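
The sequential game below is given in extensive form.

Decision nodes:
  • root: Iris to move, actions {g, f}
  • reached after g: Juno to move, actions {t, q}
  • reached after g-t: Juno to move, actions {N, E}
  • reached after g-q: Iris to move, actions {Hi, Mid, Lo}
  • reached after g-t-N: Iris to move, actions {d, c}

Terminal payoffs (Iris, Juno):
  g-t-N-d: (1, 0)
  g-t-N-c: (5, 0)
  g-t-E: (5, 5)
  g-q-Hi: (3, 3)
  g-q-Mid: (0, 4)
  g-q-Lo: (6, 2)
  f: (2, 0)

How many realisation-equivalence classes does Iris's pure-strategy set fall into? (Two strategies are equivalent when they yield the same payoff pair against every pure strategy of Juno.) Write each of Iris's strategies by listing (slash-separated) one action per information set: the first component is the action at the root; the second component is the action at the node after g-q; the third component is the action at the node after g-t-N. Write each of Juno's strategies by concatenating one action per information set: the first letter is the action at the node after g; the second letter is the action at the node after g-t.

7

Iris has 12 pure strategies: g/Hi/d, g/Hi/c, g/Mid/d, g/Mid/c, g/Lo/d, g/Lo/c, f/Hi/d, f/Hi/c, f/Mid/d, f/Mid/c, f/Lo/d, f/Lo/c. Columns: tN, tE, qN, qE.
{g/Hi/d} → row (1,0) (5,5) (3,3) (3,3)
{g/Hi/c} → row (5,0) (5,5) (3,3) (3,3)
{g/Mid/d} → row (1,0) (5,5) (0,4) (0,4)
{g/Mid/c} → row (5,0) (5,5) (0,4) (0,4)
{g/Lo/d} → row (1,0) (5,5) (6,2) (6,2)
{g/Lo/c} → row (5,0) (5,5) (6,2) (6,2)
{f/Hi/d, f/Hi/c, f/Mid/d, f/Mid/c, f/Lo/d, f/Lo/c} → row (2,0) (2,0) (2,0) (2,0)
That's 7 distinct rows out of 12 strategies.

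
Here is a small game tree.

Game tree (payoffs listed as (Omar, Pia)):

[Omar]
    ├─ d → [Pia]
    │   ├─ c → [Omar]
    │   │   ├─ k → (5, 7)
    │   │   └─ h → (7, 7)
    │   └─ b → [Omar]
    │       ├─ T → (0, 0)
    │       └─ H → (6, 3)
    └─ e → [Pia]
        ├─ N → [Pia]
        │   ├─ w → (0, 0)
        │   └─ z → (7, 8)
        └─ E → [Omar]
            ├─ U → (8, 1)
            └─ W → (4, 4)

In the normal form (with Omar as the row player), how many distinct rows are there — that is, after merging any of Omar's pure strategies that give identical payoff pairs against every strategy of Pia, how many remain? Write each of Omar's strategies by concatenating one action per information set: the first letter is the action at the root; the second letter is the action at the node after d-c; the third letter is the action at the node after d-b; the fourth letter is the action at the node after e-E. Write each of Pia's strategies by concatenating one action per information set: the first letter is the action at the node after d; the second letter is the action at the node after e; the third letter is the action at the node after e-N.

6

Omar has 16 pure strategies: dkTU, dkTW, dkHU, dkHW, dhTU, dhTW, dhHU, dhHW, ekTU, ekTW, ekHU, ekHW, ehTU, ehTW, ehHU, ehHW. Columns: cNw, cNz, cEw, cEz, bNw, bNz, bEw, bEz.
{dkTU, dkTW} → row (5,7) (5,7) (5,7) (5,7) (0,0) (0,0) (0,0) (0,0)
{dkHU, dkHW} → row (5,7) (5,7) (5,7) (5,7) (6,3) (6,3) (6,3) (6,3)
{dhTU, dhTW} → row (7,7) (7,7) (7,7) (7,7) (0,0) (0,0) (0,0) (0,0)
{dhHU, dhHW} → row (7,7) (7,7) (7,7) (7,7) (6,3) (6,3) (6,3) (6,3)
{ekTU, ekHU, ehTU, ehHU} → row (0,0) (7,8) (8,1) (8,1) (0,0) (7,8) (8,1) (8,1)
{ekTW, ekHW, ehTW, ehHW} → row (0,0) (7,8) (4,4) (4,4) (0,0) (7,8) (4,4) (4,4)
That's 6 distinct rows out of 16 strategies.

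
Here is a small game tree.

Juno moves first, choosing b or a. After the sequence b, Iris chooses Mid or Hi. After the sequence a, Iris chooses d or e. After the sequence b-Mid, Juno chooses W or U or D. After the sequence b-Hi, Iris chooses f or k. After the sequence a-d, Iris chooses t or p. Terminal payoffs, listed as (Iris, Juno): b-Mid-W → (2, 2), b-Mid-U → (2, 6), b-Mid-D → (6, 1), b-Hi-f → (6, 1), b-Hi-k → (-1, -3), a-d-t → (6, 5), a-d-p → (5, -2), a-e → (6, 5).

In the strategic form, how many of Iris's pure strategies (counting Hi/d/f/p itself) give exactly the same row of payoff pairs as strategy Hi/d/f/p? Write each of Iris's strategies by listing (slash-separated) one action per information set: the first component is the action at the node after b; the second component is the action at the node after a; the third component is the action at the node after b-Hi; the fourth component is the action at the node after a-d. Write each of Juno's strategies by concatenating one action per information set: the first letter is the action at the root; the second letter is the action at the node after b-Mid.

1

Row for Hi/d/f/p (columns bW, bU, bD, aW, aU, aD): (6,1) (6,1) (6,1) (5,-2) (5,-2) (5,-2).
Every one of Iris's information sets is on the play path for some reply by Juno when Iris follows Hi/d/f/p.
Changing the action at any of them therefore changes at least one column, so only Hi/d/f/p itself gives this row.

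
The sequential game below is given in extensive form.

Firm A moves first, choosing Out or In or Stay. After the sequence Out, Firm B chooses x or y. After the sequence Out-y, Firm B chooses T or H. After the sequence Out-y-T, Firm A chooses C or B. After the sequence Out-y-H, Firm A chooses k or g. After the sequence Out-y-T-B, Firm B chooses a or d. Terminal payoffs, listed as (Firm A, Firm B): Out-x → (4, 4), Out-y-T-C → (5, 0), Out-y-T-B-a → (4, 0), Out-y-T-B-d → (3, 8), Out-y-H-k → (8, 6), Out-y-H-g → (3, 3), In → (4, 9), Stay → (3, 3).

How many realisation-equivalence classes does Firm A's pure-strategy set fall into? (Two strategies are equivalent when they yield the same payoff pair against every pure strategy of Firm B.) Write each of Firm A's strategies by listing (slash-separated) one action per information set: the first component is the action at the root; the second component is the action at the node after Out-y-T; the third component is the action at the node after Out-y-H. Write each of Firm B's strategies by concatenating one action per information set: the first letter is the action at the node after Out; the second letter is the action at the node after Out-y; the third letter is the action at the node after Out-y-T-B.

Firm A has 12 pure strategies: Out/C/k, Out/C/g, Out/B/k, Out/B/g, In/C/k, In/C/g, In/B/k, In/B/g, Stay/C/k, Stay/C/g, Stay/B/k, Stay/B/g. Columns: xTa, xTd, xHa, xHd, yTa, yTd, yHa, yHd.
{Out/C/k} → row (4,4) (4,4) (4,4) (4,4) (5,0) (5,0) (8,6) (8,6)
{Out/C/g} → row (4,4) (4,4) (4,4) (4,4) (5,0) (5,0) (3,3) (3,3)
{Out/B/k} → row (4,4) (4,4) (4,4) (4,4) (4,0) (3,8) (8,6) (8,6)
{Out/B/g} → row (4,4) (4,4) (4,4) (4,4) (4,0) (3,8) (3,3) (3,3)
{In/C/k, In/C/g, In/B/k, In/B/g} → row (4,9) (4,9) (4,9) (4,9) (4,9) (4,9) (4,9) (4,9)
{Stay/C/k, Stay/C/g, Stay/B/k, Stay/B/g} → row (3,3) (3,3) (3,3) (3,3) (3,3) (3,3) (3,3) (3,3)
That's 6 distinct rows out of 12 strategies.

6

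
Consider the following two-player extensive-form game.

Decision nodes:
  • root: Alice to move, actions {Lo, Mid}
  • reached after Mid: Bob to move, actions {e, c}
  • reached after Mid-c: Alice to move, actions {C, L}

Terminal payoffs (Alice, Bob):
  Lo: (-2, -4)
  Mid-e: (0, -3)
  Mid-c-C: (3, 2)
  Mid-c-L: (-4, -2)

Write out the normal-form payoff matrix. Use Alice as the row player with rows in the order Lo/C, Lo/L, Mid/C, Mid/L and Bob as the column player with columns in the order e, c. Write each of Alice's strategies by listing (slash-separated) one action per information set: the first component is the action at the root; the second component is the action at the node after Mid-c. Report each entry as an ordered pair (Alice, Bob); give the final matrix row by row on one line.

Row Lo/C: e→(-2,-4), c→(-2,-4)
Row Lo/L: e→(-2,-4), c→(-2,-4)
Row Mid/C: e→(0,-3), c→(3,2)
Row Mid/L: e→(0,-3), c→(-4,-2)

Lo/C: (-2,-4) (-2,-4) | Lo/L: (-2,-4) (-2,-4) | Mid/C: (0,-3) (3,2) | Mid/L: (0,-3) (-4,-2)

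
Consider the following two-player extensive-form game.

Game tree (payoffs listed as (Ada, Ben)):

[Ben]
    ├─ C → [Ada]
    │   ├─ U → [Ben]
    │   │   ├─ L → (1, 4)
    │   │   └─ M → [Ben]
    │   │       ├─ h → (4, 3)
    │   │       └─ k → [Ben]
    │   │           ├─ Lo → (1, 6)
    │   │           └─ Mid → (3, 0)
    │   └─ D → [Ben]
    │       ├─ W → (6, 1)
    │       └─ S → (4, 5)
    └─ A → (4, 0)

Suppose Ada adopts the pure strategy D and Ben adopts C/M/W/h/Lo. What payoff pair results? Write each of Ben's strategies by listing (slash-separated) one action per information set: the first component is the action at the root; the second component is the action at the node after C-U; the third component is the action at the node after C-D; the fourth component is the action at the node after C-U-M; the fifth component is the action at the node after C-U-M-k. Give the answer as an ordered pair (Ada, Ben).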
■ ■ ■
Find the word "tree" in the records and pull out each line that has it.

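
Here is a small game tree.
Game tree (payoffs listed as (Omar, Pia)):
Here is a small game tree.
Game tree (payoffs listed as (Ada, Ben)):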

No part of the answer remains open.